With every mark kept, transcribe all of the records.

[Records from a data collection]
((
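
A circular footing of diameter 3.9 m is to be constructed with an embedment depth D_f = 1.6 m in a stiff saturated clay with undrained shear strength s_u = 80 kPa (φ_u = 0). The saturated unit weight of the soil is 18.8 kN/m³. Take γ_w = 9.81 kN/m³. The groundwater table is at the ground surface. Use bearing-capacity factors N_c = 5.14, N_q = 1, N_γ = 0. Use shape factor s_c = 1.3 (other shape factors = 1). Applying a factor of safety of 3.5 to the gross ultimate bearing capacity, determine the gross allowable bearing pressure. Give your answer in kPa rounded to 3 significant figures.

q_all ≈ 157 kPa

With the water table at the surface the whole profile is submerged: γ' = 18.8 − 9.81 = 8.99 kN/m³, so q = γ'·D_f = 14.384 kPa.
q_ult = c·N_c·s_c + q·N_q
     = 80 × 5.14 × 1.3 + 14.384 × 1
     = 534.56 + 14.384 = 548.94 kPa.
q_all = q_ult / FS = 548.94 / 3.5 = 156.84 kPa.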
))
* _SOLUTION_:
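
A circular footing of diameter 3.9 m is to be constructed with an embedment depth D_f = 1.6 m in a stiff saturated clay with undrained shear strength s_u = 80 kPa (φ_u = 0). The saturated unit weight of the soil is 18.8 kN/m³. Take γ_w = 9.81 kN/m³. The groundwater table is at the ground surface. Use bearing-capacity factors N_c = 5.14, N_q = 1, N_γ = 0. Use shape factor s_c = 1.3 (other shape factors = 1). Applying a factor of safety of 3.5 to the gross ultimate bearing capacity, determine the gross allowable bearing pressure. Give your answer in kPa rounded to 3 significant figures.

q_all ≈ 157 kPa

With the water table at the surface the whole profile is submerged: γ' = 18.8 − 9.81 = 8.99 kN/m³, so q = γ'·D_f = 14.384 kPa.
q_ult = c·N_c·s_c + q·N_q
     = 80 × 5.14 × 1.3 + 14.384 × 1
     = 534.56 + 14.384 = 548.94 kPa.
q_all = q_ult / FS = 548.94 / 3.5 = 156.84 kPa.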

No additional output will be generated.